Exercise goal: The answer is the number of lines in the data that contain the word "factorization"; give it alone.

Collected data
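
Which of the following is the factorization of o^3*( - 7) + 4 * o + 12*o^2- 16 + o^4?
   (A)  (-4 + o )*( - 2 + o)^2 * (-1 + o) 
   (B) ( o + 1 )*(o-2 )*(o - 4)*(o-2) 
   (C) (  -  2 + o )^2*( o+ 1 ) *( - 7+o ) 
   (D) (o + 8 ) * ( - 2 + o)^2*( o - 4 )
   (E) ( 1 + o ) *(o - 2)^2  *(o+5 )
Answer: B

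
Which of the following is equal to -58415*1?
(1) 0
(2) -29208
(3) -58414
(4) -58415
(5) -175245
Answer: 4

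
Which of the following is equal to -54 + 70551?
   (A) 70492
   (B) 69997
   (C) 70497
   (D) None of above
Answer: C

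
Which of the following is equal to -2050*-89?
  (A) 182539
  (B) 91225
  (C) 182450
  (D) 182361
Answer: C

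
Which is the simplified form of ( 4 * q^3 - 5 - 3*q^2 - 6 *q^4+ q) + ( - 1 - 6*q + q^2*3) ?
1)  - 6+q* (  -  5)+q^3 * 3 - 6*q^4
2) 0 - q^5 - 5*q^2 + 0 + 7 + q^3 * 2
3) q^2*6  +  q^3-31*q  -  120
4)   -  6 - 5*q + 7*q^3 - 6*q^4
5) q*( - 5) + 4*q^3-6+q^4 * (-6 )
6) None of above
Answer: 5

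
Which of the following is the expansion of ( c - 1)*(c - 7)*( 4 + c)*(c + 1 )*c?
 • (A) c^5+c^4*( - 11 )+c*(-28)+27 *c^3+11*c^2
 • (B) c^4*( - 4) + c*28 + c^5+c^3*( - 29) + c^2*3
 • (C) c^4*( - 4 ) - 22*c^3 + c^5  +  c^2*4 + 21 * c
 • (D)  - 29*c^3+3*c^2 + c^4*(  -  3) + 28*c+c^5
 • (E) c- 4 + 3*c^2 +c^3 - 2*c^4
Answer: D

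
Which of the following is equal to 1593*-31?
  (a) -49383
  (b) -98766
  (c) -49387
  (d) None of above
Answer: a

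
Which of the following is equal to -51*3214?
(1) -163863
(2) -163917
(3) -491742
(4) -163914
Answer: 4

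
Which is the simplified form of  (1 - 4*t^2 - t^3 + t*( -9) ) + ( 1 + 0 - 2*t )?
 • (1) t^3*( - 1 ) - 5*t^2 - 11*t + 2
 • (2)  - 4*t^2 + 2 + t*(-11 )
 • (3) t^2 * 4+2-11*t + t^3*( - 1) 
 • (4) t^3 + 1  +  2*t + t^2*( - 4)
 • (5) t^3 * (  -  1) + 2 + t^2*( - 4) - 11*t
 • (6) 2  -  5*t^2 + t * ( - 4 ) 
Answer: 5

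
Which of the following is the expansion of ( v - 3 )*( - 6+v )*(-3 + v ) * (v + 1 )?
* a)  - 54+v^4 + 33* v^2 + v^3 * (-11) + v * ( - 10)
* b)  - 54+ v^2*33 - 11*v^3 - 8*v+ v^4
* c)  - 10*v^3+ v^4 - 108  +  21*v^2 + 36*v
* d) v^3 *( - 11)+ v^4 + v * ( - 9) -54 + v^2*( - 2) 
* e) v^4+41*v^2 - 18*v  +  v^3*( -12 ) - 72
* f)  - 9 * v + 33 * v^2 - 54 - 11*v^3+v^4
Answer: f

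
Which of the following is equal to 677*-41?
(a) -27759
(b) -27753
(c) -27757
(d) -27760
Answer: c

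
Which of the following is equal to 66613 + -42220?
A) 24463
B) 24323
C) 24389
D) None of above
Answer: D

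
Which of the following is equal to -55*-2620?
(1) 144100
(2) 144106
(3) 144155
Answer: 1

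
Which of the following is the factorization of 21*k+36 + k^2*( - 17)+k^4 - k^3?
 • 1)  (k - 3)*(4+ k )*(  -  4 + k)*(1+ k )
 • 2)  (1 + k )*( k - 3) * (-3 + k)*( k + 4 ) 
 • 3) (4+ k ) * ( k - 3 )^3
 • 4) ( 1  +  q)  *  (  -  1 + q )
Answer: 2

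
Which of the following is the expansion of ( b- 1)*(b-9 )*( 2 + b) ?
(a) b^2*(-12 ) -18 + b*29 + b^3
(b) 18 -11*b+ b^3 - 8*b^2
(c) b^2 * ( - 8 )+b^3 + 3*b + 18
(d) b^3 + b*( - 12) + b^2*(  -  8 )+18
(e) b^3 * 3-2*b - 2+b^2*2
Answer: b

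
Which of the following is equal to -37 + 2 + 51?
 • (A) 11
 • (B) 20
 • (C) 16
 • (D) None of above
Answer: C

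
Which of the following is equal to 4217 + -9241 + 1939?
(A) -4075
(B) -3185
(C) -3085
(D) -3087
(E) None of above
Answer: C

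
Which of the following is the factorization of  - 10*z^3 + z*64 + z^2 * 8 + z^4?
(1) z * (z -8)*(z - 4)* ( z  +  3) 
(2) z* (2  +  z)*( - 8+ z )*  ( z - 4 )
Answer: 2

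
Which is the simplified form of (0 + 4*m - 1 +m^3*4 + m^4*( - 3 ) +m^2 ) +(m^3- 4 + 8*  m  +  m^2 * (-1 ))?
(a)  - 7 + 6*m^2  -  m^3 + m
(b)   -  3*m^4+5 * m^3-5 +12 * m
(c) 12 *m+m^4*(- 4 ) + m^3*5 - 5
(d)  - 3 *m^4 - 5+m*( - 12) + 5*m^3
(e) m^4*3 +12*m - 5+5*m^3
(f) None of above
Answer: b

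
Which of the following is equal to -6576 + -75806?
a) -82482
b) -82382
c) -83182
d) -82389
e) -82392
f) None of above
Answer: b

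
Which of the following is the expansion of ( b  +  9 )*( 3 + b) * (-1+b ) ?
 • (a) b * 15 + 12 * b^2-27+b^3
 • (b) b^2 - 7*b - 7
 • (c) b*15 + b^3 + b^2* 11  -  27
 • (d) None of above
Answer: c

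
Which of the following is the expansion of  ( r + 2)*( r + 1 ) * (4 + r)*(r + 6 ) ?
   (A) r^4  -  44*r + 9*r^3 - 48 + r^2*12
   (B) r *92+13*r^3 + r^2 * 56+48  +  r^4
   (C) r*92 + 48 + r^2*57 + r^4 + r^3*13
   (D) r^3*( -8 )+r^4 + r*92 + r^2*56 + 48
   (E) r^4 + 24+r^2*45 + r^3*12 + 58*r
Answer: B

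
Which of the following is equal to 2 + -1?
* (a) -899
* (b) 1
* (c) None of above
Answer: b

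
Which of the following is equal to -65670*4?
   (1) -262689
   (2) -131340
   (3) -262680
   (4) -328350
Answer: 3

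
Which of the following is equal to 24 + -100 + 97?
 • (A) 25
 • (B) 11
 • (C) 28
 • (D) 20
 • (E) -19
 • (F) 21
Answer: F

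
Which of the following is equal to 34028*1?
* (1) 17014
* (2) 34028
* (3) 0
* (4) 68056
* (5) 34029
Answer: 2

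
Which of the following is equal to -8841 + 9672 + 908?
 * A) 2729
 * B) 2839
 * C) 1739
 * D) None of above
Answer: C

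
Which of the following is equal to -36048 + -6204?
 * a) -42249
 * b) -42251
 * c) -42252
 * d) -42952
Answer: c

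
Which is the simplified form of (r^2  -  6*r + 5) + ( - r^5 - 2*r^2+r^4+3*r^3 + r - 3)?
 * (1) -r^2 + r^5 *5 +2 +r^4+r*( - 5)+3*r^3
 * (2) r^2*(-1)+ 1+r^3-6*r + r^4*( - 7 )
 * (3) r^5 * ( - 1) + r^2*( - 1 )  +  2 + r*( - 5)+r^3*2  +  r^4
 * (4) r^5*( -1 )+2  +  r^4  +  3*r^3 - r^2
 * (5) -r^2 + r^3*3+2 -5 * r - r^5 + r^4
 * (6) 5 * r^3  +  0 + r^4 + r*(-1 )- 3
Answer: 5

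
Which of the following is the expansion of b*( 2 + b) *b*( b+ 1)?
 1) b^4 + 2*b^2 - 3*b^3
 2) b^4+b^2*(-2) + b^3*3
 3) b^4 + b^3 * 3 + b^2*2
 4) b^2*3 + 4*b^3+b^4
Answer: 3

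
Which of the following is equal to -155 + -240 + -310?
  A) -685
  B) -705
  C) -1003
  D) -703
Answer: B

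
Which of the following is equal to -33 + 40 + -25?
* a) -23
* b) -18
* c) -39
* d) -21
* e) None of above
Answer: b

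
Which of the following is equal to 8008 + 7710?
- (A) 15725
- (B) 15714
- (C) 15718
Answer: C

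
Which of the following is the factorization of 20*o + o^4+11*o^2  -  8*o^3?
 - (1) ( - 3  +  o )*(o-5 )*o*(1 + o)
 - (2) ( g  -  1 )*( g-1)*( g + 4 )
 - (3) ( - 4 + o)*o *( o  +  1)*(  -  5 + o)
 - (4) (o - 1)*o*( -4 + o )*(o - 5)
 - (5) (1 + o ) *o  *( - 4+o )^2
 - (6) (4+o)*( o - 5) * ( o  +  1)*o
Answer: 3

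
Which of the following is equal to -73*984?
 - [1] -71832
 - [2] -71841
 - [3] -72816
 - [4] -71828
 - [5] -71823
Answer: 1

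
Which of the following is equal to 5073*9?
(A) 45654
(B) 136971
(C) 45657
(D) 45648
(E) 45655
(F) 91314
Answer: C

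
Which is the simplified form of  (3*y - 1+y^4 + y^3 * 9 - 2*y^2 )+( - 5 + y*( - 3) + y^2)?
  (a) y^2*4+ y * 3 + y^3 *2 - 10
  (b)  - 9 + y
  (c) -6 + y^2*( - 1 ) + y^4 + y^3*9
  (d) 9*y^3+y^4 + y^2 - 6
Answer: c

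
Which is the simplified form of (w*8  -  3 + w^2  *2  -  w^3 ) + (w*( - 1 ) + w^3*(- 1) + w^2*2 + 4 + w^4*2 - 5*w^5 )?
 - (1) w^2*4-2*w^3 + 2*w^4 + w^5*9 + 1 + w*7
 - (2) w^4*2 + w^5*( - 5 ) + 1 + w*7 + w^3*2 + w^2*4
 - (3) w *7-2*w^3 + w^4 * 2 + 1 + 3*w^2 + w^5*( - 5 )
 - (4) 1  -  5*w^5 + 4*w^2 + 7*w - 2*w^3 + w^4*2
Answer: 4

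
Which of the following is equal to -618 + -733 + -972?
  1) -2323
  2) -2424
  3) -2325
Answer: 1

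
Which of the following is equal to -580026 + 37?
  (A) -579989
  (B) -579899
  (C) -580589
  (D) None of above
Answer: A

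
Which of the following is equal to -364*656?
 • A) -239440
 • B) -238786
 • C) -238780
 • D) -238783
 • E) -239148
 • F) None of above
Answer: F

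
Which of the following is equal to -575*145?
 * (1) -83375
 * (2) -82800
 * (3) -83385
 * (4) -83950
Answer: 1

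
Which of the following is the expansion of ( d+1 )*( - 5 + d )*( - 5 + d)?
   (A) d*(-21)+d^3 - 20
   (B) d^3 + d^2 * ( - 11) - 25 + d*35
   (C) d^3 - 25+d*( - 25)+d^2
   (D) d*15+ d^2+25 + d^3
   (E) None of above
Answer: E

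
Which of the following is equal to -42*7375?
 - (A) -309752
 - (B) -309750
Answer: B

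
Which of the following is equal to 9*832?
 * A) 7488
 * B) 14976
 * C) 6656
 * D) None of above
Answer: A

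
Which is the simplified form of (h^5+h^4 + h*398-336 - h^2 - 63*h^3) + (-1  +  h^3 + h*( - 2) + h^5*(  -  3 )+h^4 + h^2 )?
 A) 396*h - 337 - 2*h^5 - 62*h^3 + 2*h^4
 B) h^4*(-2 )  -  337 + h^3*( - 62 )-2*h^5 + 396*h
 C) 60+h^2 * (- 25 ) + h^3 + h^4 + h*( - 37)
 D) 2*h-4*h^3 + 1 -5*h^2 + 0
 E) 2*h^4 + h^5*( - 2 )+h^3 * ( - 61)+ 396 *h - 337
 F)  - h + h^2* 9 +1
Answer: A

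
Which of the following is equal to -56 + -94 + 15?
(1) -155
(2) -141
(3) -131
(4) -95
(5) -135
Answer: 5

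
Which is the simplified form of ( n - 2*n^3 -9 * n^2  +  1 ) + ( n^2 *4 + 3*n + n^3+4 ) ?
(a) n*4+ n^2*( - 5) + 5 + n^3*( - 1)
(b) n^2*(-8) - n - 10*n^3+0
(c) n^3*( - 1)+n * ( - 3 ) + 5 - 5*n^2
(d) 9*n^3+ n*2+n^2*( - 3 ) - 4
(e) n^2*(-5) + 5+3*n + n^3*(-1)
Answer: a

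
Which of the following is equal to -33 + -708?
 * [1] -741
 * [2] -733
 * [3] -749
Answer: 1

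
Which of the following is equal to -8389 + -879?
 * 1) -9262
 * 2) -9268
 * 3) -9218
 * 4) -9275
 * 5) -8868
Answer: 2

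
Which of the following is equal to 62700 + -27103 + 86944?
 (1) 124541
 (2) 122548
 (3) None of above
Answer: 3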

Answer space: 4